Data to process =
Segment Open

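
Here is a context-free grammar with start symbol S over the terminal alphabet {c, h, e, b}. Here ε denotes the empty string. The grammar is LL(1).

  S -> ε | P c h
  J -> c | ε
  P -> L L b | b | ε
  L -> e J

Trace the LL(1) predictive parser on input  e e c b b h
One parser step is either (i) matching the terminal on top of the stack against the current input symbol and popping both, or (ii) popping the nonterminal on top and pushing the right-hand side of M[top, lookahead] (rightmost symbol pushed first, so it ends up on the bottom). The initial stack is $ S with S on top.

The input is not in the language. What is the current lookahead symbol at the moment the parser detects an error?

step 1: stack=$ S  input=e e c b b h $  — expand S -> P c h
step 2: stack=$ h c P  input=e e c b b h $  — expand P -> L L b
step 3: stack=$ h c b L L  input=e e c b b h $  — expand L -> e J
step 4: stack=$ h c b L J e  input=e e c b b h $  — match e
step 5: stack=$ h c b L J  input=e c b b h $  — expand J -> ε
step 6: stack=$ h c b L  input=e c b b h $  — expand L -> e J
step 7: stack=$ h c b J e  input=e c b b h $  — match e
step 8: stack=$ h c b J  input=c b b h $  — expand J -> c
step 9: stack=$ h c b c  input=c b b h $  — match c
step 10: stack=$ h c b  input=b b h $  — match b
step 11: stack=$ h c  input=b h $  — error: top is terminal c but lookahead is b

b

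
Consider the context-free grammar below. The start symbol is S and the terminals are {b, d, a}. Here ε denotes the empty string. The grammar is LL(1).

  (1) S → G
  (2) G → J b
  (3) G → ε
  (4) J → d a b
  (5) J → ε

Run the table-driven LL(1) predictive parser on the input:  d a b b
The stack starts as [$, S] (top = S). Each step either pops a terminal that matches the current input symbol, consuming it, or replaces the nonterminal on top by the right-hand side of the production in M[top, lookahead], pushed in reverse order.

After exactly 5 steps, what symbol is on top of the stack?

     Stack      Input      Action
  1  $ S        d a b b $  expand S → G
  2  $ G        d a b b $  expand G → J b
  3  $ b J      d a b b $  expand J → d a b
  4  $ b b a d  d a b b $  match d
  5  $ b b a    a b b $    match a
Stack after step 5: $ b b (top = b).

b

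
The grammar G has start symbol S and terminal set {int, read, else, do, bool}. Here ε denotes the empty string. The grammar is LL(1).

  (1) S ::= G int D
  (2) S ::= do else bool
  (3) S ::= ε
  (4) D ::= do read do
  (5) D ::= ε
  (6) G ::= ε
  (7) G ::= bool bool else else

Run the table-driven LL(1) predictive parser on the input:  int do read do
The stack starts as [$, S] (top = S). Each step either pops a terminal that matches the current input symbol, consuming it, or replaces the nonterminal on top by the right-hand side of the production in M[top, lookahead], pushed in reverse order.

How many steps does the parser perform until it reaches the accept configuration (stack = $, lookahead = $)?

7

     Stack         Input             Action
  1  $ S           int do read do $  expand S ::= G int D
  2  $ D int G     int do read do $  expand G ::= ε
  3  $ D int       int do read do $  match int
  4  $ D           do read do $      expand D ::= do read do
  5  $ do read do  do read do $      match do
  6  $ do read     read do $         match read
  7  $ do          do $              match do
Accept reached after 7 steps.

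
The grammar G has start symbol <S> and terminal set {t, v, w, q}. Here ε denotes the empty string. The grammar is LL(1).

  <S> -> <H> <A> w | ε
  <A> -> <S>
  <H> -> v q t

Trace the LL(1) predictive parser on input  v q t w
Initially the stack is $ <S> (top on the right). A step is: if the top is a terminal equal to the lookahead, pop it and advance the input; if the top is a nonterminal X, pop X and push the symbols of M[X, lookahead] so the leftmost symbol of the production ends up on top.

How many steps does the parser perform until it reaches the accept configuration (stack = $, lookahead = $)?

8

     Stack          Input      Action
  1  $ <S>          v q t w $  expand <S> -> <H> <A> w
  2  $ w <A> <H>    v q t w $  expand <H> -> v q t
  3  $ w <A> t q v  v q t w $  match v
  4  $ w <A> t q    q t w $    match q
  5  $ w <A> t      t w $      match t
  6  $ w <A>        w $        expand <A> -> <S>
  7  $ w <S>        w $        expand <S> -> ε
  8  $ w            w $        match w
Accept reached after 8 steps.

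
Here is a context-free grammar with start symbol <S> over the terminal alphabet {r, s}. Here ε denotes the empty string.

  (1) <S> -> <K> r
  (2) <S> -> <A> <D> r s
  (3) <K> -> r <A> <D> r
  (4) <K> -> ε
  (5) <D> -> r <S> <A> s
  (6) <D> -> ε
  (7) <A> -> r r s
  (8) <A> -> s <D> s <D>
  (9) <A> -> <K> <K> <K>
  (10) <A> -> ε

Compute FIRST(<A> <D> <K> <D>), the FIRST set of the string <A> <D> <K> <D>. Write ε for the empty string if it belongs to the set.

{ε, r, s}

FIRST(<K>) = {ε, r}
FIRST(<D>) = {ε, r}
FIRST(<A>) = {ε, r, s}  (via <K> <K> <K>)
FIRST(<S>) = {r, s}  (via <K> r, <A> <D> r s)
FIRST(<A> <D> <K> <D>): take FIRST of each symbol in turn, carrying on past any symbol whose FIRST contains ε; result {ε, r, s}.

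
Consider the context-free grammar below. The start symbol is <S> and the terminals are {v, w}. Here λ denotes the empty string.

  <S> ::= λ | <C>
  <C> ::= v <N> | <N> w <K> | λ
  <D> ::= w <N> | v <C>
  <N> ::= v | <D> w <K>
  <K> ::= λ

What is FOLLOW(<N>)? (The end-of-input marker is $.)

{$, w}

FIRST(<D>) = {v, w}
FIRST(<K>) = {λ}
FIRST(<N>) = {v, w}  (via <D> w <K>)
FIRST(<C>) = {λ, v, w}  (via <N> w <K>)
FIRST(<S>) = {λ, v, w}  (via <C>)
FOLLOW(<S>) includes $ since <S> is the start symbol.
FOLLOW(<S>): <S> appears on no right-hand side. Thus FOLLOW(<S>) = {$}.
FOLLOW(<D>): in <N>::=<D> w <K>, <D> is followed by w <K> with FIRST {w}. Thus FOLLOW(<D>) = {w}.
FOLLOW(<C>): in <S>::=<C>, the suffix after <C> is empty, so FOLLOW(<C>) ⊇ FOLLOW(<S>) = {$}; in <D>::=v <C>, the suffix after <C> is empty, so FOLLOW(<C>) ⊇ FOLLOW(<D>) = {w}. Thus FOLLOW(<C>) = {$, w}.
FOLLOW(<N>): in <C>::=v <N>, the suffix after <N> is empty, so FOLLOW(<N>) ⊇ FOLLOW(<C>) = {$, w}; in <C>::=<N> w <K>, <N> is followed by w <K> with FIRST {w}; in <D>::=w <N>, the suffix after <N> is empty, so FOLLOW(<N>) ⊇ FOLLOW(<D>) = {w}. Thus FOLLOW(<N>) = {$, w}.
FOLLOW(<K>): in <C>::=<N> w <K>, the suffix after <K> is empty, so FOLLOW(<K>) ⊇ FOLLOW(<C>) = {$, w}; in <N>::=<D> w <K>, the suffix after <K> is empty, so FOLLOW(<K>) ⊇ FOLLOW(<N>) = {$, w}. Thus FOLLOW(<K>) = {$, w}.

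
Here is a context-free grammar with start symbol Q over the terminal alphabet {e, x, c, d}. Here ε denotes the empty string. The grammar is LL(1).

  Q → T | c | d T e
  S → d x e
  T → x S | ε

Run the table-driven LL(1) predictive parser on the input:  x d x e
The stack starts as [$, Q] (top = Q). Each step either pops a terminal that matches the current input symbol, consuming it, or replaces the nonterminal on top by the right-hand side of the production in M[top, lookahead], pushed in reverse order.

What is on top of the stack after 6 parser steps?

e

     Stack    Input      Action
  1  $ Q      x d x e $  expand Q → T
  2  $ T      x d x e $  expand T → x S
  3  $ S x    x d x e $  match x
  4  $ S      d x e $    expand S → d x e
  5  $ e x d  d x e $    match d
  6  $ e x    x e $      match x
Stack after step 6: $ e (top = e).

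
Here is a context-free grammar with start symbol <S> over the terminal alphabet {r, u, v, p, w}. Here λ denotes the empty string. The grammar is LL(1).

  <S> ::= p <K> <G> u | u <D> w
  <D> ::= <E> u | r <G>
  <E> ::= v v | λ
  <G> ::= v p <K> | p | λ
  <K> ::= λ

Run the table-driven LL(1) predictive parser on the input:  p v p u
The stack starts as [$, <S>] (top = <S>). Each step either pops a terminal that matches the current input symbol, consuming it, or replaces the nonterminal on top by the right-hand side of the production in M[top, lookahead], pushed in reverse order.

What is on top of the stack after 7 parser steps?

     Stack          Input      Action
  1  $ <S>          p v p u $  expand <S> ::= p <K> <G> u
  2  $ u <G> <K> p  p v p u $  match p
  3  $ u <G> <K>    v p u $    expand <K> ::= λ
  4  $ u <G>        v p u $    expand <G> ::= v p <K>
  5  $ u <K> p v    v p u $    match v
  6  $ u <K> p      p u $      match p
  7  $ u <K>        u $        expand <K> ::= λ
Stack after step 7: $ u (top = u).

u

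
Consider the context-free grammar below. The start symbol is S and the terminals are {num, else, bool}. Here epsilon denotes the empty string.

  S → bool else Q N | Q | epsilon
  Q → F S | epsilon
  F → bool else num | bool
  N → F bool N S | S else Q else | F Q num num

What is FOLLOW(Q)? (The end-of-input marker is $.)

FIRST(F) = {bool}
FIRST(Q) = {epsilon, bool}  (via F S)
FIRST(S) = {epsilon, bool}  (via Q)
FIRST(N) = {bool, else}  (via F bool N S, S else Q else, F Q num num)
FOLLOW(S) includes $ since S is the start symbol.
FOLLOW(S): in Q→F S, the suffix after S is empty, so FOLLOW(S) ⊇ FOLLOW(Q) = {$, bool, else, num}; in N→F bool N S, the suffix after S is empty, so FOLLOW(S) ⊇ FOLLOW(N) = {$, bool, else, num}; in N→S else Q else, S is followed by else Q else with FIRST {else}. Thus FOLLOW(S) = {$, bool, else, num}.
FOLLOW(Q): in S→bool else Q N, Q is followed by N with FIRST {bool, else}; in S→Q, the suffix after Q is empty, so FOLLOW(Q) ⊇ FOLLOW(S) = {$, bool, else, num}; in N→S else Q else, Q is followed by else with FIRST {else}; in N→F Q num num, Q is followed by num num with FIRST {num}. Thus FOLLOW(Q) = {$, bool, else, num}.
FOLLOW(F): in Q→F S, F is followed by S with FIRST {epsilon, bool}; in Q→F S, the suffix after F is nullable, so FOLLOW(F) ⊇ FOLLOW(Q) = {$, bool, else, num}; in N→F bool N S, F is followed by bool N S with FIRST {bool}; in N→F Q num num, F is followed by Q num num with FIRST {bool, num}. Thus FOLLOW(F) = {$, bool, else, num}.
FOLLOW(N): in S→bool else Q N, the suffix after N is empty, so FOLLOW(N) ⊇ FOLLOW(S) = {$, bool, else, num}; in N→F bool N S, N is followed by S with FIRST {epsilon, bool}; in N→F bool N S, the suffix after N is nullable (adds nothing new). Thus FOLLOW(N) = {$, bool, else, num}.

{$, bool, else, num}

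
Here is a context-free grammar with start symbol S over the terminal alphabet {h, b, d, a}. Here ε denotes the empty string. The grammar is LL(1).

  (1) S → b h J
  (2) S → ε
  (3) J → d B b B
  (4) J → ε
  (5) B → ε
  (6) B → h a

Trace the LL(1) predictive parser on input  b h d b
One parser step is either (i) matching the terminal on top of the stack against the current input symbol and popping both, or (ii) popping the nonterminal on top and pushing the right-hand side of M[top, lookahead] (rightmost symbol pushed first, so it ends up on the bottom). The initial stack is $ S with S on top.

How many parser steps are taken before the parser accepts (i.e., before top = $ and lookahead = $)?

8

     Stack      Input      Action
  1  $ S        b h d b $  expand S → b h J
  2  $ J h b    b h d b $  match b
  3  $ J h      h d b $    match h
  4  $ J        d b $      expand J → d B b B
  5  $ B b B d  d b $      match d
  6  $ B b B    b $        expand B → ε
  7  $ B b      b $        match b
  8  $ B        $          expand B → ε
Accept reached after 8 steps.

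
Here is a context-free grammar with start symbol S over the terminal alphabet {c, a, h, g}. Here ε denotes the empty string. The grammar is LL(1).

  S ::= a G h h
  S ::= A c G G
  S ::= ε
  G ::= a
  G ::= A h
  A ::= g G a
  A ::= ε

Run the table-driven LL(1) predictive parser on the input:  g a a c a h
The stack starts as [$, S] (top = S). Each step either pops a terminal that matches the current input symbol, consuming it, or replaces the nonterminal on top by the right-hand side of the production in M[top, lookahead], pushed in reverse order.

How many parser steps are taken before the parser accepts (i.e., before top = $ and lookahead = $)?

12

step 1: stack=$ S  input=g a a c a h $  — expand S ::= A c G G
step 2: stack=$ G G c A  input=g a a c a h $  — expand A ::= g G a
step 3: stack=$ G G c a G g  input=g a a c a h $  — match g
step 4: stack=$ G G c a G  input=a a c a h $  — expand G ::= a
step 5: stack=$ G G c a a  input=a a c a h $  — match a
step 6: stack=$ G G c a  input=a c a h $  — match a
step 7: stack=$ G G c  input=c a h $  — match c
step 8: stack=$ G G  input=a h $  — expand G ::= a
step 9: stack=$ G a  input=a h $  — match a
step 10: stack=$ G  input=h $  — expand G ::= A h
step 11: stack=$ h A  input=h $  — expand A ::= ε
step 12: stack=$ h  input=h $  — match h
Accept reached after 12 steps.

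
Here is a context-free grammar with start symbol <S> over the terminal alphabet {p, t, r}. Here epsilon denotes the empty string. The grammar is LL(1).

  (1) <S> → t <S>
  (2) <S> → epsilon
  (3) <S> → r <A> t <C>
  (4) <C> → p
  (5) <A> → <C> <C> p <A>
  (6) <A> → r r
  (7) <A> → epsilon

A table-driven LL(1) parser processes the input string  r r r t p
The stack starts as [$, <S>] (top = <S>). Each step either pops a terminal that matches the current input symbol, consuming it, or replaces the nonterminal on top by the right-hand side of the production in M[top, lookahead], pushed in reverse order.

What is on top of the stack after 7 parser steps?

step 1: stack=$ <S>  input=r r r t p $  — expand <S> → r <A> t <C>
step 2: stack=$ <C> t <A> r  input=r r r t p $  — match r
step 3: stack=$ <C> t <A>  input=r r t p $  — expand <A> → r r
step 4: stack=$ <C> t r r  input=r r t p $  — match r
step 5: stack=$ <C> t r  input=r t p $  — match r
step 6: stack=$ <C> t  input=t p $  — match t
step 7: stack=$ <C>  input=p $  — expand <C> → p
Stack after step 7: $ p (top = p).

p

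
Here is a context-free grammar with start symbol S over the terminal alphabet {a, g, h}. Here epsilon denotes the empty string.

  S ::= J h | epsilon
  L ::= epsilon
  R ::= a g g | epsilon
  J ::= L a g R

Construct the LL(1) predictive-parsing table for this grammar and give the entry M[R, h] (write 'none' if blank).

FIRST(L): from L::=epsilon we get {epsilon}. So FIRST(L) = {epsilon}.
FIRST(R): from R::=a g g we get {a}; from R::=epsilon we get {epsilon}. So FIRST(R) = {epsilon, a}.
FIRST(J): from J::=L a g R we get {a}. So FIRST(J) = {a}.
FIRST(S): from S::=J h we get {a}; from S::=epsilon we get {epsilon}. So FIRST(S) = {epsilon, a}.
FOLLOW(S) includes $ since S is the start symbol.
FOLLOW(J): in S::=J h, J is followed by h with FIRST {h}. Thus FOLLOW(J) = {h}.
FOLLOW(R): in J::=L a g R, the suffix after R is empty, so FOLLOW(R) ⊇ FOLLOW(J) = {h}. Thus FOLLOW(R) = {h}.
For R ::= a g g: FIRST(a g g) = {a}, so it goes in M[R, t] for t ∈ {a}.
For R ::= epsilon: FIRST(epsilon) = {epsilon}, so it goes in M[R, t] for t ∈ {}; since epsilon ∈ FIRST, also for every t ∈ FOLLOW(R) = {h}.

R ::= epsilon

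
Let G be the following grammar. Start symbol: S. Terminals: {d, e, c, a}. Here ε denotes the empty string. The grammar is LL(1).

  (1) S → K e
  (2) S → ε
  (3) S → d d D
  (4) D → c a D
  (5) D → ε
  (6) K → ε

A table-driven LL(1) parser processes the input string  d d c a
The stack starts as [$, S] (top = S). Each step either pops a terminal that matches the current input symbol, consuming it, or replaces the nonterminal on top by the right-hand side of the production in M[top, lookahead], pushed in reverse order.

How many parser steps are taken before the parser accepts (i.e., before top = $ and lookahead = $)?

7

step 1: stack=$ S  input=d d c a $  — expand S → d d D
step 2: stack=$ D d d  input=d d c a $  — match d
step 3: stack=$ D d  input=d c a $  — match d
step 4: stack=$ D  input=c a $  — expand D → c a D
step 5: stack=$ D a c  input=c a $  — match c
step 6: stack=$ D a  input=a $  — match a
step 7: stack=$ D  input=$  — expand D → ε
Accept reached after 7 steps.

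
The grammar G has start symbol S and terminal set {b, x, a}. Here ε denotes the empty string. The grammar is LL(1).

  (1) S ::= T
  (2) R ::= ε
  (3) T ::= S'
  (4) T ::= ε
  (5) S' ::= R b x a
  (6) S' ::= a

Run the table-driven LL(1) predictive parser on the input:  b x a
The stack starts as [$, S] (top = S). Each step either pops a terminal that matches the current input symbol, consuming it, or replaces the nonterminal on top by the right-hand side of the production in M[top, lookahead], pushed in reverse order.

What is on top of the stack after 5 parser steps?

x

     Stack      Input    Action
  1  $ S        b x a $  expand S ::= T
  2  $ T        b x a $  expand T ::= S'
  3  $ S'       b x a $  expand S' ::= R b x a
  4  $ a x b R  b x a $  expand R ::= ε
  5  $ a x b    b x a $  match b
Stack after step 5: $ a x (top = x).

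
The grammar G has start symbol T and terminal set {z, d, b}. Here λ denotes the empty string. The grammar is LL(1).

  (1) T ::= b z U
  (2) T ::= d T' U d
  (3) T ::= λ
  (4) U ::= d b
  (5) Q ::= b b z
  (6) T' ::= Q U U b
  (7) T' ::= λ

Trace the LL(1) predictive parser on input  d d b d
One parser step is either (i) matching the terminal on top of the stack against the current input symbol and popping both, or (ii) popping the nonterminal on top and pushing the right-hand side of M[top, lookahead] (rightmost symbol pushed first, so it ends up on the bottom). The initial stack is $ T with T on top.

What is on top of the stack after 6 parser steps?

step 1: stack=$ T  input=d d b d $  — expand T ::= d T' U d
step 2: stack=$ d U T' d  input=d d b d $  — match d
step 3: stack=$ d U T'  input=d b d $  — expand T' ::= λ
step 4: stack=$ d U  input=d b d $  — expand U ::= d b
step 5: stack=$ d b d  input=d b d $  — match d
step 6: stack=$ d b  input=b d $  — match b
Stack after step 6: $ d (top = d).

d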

Segment Closed

Please state how many lines in the listing above hold the string "Trace", and nothing more.

4